(Collected data entries)
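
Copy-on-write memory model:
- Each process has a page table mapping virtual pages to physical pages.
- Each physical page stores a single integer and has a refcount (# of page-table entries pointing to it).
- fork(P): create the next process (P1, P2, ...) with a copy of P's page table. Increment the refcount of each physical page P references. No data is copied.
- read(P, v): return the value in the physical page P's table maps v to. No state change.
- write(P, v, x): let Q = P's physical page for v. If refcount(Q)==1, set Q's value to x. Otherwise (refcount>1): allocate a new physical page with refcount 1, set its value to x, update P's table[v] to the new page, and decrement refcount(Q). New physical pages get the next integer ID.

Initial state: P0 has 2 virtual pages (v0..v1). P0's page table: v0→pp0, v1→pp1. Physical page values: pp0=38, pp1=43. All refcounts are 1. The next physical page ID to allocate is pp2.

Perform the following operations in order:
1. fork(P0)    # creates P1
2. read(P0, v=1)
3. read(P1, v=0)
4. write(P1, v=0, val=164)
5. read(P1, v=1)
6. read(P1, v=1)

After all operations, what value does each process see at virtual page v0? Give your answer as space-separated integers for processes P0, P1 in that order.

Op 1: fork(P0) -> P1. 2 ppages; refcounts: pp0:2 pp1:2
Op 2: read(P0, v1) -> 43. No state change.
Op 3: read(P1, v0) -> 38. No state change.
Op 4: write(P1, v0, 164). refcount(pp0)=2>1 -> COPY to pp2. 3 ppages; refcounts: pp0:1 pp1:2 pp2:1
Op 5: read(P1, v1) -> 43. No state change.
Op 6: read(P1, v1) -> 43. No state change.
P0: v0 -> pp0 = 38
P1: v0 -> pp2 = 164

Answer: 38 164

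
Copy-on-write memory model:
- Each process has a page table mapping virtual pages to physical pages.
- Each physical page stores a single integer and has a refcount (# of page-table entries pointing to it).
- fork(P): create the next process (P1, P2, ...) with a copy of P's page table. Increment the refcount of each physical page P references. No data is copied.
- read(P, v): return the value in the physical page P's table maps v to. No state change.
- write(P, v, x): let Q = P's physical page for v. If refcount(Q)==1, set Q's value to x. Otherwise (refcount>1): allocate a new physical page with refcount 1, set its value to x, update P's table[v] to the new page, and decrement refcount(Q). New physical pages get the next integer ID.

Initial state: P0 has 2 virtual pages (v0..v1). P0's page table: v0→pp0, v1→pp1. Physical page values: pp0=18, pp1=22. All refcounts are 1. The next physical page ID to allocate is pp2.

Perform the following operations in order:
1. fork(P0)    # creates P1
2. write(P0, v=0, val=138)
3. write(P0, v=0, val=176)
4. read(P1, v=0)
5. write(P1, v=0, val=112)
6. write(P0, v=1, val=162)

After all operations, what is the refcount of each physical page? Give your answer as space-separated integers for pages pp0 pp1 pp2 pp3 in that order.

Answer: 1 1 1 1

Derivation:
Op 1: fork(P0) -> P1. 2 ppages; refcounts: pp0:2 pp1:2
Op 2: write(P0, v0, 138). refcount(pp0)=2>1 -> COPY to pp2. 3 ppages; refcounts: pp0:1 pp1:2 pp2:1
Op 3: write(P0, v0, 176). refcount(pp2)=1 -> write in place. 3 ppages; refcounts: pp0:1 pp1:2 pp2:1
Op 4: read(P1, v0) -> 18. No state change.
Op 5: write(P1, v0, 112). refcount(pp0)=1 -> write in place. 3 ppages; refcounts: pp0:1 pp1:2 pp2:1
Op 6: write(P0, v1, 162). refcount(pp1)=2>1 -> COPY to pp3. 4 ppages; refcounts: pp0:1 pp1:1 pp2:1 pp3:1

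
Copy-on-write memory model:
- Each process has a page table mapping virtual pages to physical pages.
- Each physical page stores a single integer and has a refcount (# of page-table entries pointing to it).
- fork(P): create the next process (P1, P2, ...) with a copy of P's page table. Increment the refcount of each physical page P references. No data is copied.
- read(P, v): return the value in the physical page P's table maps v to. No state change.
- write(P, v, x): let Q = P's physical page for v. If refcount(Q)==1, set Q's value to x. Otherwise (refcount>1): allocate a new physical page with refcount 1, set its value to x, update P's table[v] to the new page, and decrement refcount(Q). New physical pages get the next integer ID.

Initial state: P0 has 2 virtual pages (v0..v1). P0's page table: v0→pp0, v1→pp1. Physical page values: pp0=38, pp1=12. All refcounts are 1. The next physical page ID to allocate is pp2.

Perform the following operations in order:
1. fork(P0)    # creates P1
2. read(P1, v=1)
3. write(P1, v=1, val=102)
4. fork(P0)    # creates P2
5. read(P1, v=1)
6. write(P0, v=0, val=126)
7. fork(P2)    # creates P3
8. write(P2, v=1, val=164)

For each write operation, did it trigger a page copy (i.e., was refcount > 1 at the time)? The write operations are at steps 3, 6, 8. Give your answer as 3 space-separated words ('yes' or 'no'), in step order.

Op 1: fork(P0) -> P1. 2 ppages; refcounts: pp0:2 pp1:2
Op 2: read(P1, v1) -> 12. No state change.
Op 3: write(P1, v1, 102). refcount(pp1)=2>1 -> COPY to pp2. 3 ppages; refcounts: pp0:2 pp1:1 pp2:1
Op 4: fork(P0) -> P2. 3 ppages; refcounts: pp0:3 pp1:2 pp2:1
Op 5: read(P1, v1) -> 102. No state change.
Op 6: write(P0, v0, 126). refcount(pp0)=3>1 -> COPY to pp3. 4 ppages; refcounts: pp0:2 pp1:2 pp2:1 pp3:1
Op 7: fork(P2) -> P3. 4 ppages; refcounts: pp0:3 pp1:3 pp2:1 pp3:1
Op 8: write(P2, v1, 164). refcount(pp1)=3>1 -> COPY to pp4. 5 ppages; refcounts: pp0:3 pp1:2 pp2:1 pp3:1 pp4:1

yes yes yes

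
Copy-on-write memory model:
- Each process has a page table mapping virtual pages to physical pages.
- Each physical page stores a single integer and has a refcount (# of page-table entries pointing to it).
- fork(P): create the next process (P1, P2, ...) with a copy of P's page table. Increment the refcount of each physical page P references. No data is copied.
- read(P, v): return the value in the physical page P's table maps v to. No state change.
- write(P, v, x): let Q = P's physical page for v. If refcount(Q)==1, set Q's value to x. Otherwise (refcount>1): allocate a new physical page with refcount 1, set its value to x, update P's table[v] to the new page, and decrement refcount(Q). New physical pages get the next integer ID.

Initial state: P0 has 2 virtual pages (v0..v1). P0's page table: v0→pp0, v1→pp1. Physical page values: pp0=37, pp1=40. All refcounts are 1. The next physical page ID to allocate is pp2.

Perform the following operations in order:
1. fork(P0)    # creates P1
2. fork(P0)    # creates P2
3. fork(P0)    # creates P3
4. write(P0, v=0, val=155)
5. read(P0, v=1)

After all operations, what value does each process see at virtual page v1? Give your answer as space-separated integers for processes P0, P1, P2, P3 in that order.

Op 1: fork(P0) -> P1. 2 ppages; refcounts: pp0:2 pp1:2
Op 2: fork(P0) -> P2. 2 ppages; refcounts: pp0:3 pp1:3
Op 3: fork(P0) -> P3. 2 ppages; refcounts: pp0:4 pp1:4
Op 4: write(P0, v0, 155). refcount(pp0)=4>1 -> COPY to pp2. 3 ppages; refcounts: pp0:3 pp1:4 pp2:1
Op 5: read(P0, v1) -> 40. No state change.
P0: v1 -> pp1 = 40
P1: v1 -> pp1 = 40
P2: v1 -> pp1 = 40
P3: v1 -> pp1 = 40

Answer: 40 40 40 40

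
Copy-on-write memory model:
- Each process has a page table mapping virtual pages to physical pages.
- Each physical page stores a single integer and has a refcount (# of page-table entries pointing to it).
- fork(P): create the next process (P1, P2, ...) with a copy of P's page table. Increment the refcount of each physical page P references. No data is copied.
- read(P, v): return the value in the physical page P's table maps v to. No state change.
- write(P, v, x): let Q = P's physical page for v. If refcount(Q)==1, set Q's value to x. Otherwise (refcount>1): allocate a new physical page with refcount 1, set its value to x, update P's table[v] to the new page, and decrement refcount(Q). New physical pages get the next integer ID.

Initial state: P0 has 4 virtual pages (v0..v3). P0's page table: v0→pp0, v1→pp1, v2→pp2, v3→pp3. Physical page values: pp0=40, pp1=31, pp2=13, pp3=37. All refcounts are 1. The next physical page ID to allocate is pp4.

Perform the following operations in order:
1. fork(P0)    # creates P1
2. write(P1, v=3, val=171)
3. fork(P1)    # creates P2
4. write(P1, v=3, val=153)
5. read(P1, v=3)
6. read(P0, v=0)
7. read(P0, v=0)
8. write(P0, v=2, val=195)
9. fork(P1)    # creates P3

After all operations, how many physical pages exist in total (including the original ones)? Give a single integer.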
--
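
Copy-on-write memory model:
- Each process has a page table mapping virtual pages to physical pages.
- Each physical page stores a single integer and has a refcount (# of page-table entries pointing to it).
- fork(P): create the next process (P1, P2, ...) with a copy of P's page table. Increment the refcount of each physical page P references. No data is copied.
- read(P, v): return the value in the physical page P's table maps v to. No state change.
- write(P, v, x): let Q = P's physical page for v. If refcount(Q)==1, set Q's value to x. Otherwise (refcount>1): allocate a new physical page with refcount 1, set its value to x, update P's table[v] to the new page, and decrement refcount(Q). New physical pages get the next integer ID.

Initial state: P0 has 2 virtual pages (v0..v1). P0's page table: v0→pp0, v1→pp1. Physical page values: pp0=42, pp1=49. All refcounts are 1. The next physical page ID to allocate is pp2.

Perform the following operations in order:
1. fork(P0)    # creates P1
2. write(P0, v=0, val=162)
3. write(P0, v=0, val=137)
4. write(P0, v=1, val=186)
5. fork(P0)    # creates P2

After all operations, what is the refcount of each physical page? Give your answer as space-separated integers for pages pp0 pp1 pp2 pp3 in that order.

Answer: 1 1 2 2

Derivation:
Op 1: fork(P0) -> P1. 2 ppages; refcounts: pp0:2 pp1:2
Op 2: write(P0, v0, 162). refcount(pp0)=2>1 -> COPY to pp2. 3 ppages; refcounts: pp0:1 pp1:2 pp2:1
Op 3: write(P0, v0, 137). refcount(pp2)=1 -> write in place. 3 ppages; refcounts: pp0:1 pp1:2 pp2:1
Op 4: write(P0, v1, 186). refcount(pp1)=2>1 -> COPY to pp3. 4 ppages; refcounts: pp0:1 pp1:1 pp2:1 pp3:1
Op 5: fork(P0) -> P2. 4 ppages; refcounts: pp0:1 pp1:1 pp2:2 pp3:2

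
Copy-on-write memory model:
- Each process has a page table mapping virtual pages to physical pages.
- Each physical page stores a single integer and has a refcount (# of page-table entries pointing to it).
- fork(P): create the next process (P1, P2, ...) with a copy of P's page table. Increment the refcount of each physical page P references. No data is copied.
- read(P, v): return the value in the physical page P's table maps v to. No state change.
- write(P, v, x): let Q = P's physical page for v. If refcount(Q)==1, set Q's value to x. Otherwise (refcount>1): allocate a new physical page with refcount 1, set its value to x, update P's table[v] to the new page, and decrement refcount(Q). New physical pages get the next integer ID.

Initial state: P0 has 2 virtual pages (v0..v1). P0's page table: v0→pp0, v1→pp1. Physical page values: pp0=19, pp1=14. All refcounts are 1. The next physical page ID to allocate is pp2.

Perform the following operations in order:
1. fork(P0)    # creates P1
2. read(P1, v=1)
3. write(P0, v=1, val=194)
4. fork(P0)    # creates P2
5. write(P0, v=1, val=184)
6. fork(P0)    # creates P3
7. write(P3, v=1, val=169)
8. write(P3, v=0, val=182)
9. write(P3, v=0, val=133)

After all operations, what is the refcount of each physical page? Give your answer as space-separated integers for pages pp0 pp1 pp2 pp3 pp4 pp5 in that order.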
...
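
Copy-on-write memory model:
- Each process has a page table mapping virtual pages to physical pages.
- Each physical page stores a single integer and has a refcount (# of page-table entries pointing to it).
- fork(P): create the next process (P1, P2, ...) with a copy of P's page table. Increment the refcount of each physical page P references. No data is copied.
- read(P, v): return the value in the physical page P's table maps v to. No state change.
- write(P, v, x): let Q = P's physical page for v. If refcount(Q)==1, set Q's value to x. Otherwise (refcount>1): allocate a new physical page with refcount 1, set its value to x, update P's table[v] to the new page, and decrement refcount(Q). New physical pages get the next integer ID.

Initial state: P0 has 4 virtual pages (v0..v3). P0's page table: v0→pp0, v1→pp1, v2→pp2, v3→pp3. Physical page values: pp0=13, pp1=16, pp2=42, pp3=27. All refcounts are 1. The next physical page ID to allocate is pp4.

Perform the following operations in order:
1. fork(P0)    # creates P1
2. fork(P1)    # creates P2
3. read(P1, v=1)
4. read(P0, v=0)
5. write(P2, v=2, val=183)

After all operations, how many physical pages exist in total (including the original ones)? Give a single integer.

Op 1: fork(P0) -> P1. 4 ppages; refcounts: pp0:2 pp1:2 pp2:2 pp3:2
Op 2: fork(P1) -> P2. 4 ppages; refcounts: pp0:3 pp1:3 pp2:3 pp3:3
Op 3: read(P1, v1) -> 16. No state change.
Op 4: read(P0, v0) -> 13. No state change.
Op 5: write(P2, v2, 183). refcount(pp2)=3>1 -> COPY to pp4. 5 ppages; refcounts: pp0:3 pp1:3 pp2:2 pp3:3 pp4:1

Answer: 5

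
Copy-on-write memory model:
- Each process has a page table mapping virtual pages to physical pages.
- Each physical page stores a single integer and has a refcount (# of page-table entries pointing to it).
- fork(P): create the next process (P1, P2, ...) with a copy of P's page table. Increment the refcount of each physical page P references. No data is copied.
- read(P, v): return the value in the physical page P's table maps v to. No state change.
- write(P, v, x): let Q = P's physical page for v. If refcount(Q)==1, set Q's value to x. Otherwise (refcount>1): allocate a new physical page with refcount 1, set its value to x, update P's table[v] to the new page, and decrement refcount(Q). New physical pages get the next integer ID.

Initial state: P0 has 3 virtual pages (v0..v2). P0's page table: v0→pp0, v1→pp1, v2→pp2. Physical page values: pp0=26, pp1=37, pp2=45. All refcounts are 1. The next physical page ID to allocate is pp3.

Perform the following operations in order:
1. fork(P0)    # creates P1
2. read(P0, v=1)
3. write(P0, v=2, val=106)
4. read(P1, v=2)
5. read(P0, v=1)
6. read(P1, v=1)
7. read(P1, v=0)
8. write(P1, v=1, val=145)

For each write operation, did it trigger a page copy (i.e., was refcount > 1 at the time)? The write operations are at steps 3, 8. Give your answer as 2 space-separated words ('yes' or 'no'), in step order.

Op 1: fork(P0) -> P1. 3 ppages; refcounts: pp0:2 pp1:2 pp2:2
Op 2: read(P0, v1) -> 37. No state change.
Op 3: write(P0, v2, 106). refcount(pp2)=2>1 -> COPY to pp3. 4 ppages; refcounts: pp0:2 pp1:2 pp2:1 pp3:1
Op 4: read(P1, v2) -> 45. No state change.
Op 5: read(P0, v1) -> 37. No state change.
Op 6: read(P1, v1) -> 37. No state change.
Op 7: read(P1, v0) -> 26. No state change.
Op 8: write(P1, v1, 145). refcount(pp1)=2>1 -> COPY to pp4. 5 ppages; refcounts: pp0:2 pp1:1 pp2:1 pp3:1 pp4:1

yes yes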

### What you need to do
Both end lines included, restate word for word the lines above from the line with "6. write(P0, v=0, val=126)" to the line with "8. write(P2, v=1, val=164)", and nothing else.

### Solution below
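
6. write(P0, v=0, val=126)
7. fork(P2)    # creates P3
8. write(P2, v=1, val=164)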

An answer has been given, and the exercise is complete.